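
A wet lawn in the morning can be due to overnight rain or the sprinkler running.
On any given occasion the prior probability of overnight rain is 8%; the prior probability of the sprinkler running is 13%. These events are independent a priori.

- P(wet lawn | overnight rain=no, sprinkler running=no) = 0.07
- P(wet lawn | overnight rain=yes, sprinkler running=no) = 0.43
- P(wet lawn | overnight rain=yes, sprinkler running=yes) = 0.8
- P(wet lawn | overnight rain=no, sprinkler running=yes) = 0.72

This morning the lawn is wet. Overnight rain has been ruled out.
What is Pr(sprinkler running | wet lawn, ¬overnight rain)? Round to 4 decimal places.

Pr(sprinkler running | wet lawn, ¬overnight rain) ≈ 0.6058

P(wet lawn | ¬overnight rain) = 0.07×0.87 + 0.72×0.13 = 0.060900 + 0.093600 = 0.154500
The sprinkler running-present share is 0.72×0.13 = 0.093600.
P(sprinkler running | wet lawn, ¬overnight rain) = 0.093600 / 0.154500 ≈ 0.6058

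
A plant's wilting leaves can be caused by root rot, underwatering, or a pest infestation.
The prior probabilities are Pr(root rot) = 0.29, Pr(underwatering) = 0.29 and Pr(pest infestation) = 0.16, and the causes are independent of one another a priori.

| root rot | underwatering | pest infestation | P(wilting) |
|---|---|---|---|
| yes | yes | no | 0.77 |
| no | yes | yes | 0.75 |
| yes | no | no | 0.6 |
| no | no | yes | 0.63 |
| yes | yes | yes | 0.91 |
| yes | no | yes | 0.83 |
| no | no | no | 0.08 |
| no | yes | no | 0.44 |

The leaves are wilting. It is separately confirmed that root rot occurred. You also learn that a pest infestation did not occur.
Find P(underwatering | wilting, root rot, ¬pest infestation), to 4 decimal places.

P(underwatering | wilting, root rot, ¬pest infestation) ≈ 0.3439

P(wilting | root rot, ¬pest infestation) = 0.6*0.71 + 0.77*0.29 = 0.426000 + 0.223300 = 0.649300
Of this, 0.223300 comes from 0.77*0.29 (the underwatering=true cases).
Hence the posterior is 0.223300/0.649300 ≈ 0.3439.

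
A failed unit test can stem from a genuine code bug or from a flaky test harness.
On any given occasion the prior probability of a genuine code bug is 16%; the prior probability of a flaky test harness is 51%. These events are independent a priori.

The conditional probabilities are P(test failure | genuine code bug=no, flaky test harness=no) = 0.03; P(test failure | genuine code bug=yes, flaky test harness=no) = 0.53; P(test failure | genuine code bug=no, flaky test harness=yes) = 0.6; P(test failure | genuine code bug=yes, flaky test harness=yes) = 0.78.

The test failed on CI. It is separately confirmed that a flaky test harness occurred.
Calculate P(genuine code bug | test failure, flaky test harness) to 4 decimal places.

P(test failure | flaky test harness) = 0.6×0.84 + 0.78×0.16 = 0.504000 + 0.124800 = 0.628800
Of this, 0.124800 comes from 0.78×0.16 (the genuine code bug=true cases).
So P(genuine code bug | test failure, flaky test harness) = 0.124800/0.628800 ≈ 0.1985.

P(genuine code bug | test failure, flaky test harness) ≈ 0.1985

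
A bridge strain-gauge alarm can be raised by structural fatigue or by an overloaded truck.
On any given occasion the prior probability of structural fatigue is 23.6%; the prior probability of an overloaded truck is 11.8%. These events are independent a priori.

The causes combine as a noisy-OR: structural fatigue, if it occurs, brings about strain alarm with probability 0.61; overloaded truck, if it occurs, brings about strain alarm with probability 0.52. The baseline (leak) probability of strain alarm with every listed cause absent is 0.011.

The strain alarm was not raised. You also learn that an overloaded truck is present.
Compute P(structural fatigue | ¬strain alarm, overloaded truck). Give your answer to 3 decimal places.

P(structural fatigue | ¬strain alarm, overloaded truck) ≈ 0.108

Under noisy-OR, P(strain alarm | causes) = 1 − (1−0.011)·∏(1−qᵢ) over the active causes.
P(¬strain alarm | overloaded truck) = 0.47472·0.764 + 0.185141·0.236 = 0.362686 + 0.043693 = 0.406379
Restricting to configurations with structural fatigue present: 0.185141·0.236 = 0.043693.
So P(structural fatigue | ¬strain alarm, overloaded truck) = 0.043693/0.406379 ≈ 0.108.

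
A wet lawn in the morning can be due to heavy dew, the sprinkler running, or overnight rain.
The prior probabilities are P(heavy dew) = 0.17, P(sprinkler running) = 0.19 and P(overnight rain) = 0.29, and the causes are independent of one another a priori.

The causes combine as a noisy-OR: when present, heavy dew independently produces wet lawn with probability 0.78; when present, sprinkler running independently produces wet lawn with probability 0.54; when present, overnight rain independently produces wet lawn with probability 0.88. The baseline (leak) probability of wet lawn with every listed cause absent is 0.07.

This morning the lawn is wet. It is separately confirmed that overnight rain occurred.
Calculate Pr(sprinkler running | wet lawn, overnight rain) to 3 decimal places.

Pr(sprinkler running | wet lawn, overnight rain) ≈ 0.199

Under noisy-OR, P(wet lawn | causes) = 1 − (1−0.07)·∏(1−qᵢ) over the active causes.
For the numerator, keep only sprinkler running=true terms: 0.149604 + 0.031935 = 0.181539
Denominator P(wet lawn | overnight rain): 0.8884×0.83×0.81 + 0.948664×0.83×0.19 + 0.975448×0.17×0.81 + 0.988706×0.17×0.19 = 0.913129
P(sprinkler running | wet lawn, overnight rain) = 0.181539/0.913129 ≈ 0.199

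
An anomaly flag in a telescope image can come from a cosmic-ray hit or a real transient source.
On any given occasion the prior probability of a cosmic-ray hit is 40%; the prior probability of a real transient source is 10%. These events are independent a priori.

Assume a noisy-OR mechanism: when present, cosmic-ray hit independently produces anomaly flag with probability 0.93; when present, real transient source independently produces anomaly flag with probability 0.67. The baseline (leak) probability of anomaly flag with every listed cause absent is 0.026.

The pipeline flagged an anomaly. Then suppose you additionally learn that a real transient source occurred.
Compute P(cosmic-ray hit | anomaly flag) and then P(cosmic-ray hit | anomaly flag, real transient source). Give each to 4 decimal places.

P(cosmic-ray hit | anomaly flag) ≈ 0.8725; P(cosmic-ray hit | anomaly flag, real transient source) ≈ 0.4899

Under noisy-OR, P(anomaly flag | causes) = 1 − (1−0.026)·∏(1−qᵢ) over the active causes.
P(anomaly flag) = 0.026×0.6×0.9 + 0.67858×0.6×0.1 + 0.93182×0.4×0.9 + 0.977501×0.4×0.1 = 0.014040 + 0.040715 + 0.335455 + 0.039100 = 0.429310
Of this, 0.374555 comes from 0.335455 + 0.039100 (the cosmic-ray hit=true cases).
P(cosmic-ray hit | anomaly flag) = 0.374555 / 0.429310 ≈ 0.8725

With the extra evidence:
For the numerator, keep only cosmic-ray hit=true terms: 0.977501*0.4 = 0.391000
Normalizer over all consistent configurations: 0.67858*0.6 + 0.977501*0.4 = 0.798148
Posterior = 0.391000 / 0.798148 ≈ 0.4899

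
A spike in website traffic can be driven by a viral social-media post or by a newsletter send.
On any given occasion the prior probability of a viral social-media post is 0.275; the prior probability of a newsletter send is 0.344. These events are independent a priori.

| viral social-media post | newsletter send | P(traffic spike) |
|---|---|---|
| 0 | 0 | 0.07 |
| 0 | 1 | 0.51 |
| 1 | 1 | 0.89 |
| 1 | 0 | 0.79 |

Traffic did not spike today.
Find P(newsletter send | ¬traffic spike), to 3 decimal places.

Numerator (weight on configurations with newsletter send): 0.122206 + 0.010406 = 0.132612
Normalizer over all consistent configurations: 0.93*0.725*0.656 + 0.49*0.725*0.344 + 0.21*0.275*0.656 + 0.11*0.275*0.344 = 0.612804
Posterior = 0.132612 / 0.612804 ≈ 0.216

P(newsletter send | ¬traffic spike) ≈ 0.216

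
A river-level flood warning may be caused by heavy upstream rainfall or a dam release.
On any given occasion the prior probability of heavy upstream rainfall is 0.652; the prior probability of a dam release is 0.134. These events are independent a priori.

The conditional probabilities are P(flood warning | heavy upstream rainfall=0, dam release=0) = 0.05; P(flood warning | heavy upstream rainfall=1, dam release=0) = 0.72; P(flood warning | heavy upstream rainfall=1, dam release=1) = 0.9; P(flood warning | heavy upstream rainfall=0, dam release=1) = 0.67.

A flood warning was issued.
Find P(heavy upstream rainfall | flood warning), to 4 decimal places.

Numerator (weight on configurations with heavy upstream rainfall): 0.406535 + 0.078631 = 0.485166
Denominator P(flood warning): 0.05*0.348*0.866 + 0.67*0.348*0.134 + 0.72*0.652*0.866 + 0.9*0.652*0.134 = 0.531477
P(heavy upstream rainfall | flood warning) = 0.485166/0.531477 ≈ 0.9129

P(heavy upstream rainfall | flood warning) ≈ 0.9129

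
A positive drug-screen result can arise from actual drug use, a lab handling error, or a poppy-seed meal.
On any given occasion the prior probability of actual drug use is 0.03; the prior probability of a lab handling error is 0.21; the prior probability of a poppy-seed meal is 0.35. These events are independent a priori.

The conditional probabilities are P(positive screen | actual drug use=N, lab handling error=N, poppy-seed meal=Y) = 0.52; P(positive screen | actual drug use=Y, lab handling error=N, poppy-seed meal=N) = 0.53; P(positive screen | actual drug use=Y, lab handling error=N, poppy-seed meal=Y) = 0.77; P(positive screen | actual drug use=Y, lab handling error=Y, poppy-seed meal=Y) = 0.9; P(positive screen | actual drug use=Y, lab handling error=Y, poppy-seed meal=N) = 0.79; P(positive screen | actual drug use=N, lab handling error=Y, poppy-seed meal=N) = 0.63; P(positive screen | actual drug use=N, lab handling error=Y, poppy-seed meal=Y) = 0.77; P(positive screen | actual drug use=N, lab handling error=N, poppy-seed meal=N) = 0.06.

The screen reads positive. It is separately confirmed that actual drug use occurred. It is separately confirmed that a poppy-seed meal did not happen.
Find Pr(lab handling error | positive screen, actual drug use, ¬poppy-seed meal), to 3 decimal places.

For the numerator, keep only lab handling error=true terms: 0.79×0.21 = 0.165900
Denominator P(positive screen | actual drug use, ¬poppy-seed meal): 0.53×0.79 + 0.79×0.21 = 0.584600
Posterior = 0.165900 / 0.584600 ≈ 0.284

Pr(lab handling error | positive screen, actual drug use, ¬poppy-seed meal) ≈ 0.284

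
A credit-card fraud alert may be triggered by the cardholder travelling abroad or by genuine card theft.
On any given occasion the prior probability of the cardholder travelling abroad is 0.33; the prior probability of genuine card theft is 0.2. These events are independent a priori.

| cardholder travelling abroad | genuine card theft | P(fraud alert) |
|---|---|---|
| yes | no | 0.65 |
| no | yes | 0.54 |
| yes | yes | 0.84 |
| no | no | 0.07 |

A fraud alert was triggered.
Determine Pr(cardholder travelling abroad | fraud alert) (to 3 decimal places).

Pr(cardholder travelling abroad | fraud alert) ≈ 0.674

For the numerator, keep only cardholder travelling abroad=true terms: 0.171600 + 0.055440 = 0.227040
Denominator P(fraud alert): 0.07×0.67×0.8 + 0.54×0.67×0.2 + 0.65×0.33×0.8 + 0.84×0.33×0.2 = 0.336920
P(cardholder travelling abroad | fraud alert) = 0.227040/0.336920 ≈ 0.674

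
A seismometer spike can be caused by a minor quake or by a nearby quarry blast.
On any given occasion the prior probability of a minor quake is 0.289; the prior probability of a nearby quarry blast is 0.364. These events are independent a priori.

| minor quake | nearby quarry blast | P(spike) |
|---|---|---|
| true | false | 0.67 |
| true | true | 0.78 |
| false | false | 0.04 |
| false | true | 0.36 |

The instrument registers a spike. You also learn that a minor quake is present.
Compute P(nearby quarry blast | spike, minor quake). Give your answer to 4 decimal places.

P(nearby quarry blast | spike, minor quake) ≈ 0.3999

Numerator (weight on configurations with nearby quarry blast): 0.78×0.364 = 0.283920
Normalizer over all consistent configurations: 0.67×0.636 + 0.78×0.364 = 0.710040
Posterior = 0.283920 / 0.710040 ≈ 0.3999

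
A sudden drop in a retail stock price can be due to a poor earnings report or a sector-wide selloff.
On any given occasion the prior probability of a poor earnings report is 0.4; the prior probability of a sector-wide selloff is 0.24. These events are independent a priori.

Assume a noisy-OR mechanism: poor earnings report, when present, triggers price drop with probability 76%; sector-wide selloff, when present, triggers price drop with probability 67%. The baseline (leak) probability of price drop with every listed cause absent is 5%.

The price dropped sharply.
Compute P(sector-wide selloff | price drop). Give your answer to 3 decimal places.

P(sector-wide selloff | price drop) ≈ 0.422

Under noisy-OR, P(price drop | causes) = 1 − (1−0.05)·∏(1−qᵢ) over the active causes.
P(price drop) = 0.05*0.6*0.76 + 0.6865*0.6*0.24 + 0.772*0.4*0.76 + 0.92476*0.4*0.24 = 0.022800 + 0.098856 + 0.234688 + 0.088777 = 0.445121
The sector-wide selloff-present share is 0.098856 + 0.088777 = 0.187633.
P(sector-wide selloff | price drop) = 0.187633 / 0.445121 ≈ 0.422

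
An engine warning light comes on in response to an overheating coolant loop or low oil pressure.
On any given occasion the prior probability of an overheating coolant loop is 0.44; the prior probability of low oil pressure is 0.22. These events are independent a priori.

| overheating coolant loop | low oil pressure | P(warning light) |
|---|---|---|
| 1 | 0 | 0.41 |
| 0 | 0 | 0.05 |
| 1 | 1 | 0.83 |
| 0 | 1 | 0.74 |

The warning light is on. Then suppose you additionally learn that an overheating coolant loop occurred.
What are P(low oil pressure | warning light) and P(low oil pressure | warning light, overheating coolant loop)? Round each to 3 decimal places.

P(low oil pressure | warning light) ≈ 0.513; P(low oil pressure | warning light, overheating coolant loop) ≈ 0.363

P(warning light) = 0.05·0.56·0.78 + 0.74·0.56·0.22 + 0.41·0.44·0.78 + 0.83·0.44·0.22 = 0.021840 + 0.091168 + 0.140712 + 0.080344 = 0.334064
Of this, 0.171512 comes from 0.091168 + 0.080344 (the low oil pressure=true cases).
Hence the posterior is 0.171512/0.334064 ≈ 0.513.

Now also conditioning on overheating coolant loop=true:
Numerator (weight on configurations with low oil pressure): 0.83·0.22 = 0.182600
Normalizer over all consistent configurations: 0.41·0.78 + 0.83·0.22 = 0.502400
Posterior = 0.182600 / 0.502400 ≈ 0.363
— overheating coolant loop explains away the evidence for low oil pressure.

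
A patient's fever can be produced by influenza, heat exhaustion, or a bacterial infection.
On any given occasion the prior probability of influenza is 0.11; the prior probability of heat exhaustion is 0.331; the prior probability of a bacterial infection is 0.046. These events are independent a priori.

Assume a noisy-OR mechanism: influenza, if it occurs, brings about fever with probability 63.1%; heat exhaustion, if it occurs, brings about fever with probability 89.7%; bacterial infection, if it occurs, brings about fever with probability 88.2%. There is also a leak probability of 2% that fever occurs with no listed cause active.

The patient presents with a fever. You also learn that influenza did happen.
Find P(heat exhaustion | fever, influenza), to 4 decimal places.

P(heat exhaustion | fever, influenza) ≈ 0.4221

Under noisy-OR, P(fever | causes) = 1 − (1−0.02)·∏(1−qᵢ) over the active causes.
Numerator (weight on configurations with heat exhaustion): 0.304012 + 0.015159 = 0.319171
Normalizer over all consistent configurations: 0.63838·0.669·0.954 + 0.957329·0.669·0.046 + 0.962753·0.331·0.954 + 0.995605·0.331·0.046 = 0.756063
P(heat exhaustion | fever, influenza) = 0.319171/0.756063 ≈ 0.4221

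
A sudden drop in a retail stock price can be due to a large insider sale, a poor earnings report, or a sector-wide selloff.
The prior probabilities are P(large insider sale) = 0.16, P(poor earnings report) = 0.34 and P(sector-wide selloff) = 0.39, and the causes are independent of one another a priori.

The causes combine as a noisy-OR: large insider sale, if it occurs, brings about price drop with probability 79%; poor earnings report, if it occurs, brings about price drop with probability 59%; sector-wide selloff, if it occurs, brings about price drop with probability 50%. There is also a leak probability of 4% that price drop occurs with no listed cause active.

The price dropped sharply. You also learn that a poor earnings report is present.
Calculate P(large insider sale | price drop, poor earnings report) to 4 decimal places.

P(large insider sale | price drop, poor earnings report) ≈ 0.2065

Under noisy-OR, P(price drop | causes) = 1 − (1−0.04)·∏(1−qᵢ) over the active causes.
Enumerate the 4 (large insider sale, sector-wide selloff) configurations and weight by the priors:
  P(price drop | poor earnings report) = 0.6064*0.84*0.61 + 0.8032*0.84*0.39 + 0.917344*0.16*0.61 + 0.958672*0.16*0.39
        = 0.310719 + 0.263128 + 0.089533 + 0.059821 = 0.723201
Keeping only the large insider sale-present terms gives 0.149354, so
  P(large insider sale | price drop, poor earnings report) = 0.149354 / 0.723201 ≈ 0.2065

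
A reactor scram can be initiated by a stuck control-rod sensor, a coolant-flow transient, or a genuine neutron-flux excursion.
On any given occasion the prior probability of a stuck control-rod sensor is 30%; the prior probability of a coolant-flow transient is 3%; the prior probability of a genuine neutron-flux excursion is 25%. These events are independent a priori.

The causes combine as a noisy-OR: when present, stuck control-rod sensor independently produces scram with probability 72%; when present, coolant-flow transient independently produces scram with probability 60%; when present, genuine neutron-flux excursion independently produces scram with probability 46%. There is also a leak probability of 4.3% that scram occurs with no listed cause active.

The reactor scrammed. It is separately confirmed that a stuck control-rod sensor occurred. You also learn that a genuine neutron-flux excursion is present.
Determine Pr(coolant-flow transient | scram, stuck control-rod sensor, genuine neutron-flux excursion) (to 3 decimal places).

Under noisy-OR, P(scram | causes) = 1 − (1−0.043)·∏(1−qᵢ) over the active causes.
Numerator (weight on configurations with coolant-flow transient): 0.942121×0.03 = 0.028264
Normalizer over all consistent configurations: 0.855302×0.97 + 0.942121×0.03 = 0.857907
P(coolant-flow transient | scram, stuck control-rod sensor, genuine neutron-flux excursion) = 0.028264/0.857907 ≈ 0.033

Pr(coolant-flow transient | scram, stuck control-rod sensor, genuine neutron-flux excursion) ≈ 0.033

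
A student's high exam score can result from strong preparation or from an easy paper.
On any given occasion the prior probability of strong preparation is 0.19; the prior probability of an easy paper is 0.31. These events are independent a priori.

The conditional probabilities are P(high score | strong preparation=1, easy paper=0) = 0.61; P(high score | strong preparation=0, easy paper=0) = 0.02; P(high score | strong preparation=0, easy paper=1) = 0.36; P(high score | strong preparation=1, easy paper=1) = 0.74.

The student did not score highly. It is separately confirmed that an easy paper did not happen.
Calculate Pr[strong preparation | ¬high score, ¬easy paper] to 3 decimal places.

By total probability over both values of strong preparation:
  P(¬high score | ¬easy paper) = 0.98×0.81 + 0.39×0.19
        = 0.793800 + 0.074100 = 0.867900
Configurations with strong preparation contribute 0.074100, so
  P(strong preparation | ¬high score, ¬easy paper) = 0.074100 / 0.867900 ≈ 0.085

Pr[strong preparation | ¬high score, ¬easy paper] ≈ 0.085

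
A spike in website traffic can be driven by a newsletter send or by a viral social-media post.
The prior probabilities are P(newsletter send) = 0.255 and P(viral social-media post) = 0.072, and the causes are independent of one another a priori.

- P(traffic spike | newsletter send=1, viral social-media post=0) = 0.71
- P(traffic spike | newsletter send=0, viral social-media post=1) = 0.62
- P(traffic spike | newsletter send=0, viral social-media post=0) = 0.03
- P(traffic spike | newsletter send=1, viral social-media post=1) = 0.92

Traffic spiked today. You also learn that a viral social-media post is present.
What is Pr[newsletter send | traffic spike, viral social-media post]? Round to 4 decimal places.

By total probability over both values of newsletter send:
  P(traffic spike | viral social-media post) = 0.62*0.745 + 0.92*0.255
        = 0.461900 + 0.234600 = 0.696500
Keeping only the newsletter send-present terms gives 0.234600, so
  P(newsletter send | traffic spike, viral social-media post) = 0.234600 / 0.696500 ≈ 0.3368

Pr[newsletter send | traffic spike, viral social-media post] ≈ 0.3368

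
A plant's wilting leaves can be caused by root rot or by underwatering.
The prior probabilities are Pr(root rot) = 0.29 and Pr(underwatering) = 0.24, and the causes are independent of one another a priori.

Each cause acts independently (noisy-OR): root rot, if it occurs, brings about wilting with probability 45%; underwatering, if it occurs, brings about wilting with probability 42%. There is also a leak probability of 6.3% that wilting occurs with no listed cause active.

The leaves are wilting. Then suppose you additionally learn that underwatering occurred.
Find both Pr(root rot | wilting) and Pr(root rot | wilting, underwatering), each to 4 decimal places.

Pr(root rot | wilting) ≈ 0.5819; Pr(root rot | wilting, underwatering) ≈ 0.3855

Under noisy-OR, P(wilting | causes) = 1 − (1−0.063)·∏(1−qᵢ) over the active causes.
Weight on root rot=true, given the evidence: 0.106817 + 0.048796 = 0.155613
The normalizing constant is 0.063×0.71×0.76 + 0.45654×0.71×0.24 + 0.48465×0.29×0.76 + 0.701097×0.29×0.24 = 0.267402
Posterior = 0.155613 / 0.267402 ≈ 0.5819

Now also conditioning on underwatering=true:
P(wilting | underwatering) = 0.45654*0.71 + 0.701097*0.29 = 0.324143 + 0.203318 = 0.527461
Restricting to configurations with root rot present: 0.701097*0.29 = 0.203318.
So P(root rot | wilting, underwatering) = 0.203318/0.527461 ≈ 0.3855.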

---+---

What should be returned is the run of lines from the first line of the material through the line containing "This morning the lawn is wet. Overnight", exact and inclusive, and nothing else.

▶ **EXPECTED ANSWER**
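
A wet lawn in the morning can be due to overnight rain or the sprinkler running.
On any given occasion the prior probability of overnight rain is 8%; the prior probability of the sprinkler running is 13%. These events are independent a priori.

- P(wet lawn | overnight rain=no, sprinkler running=no) = 0.07
- P(wet lawn | overnight rain=yes, sprinkler running=no) = 0.43
- P(wet lawn | overnight rain=yes, sprinkler running=yes) = 0.8
- P(wet lawn | overnight rain=no, sprinkler running=yes) = 0.72

This morning the lawn is wet. Overnight rain has been ruled out.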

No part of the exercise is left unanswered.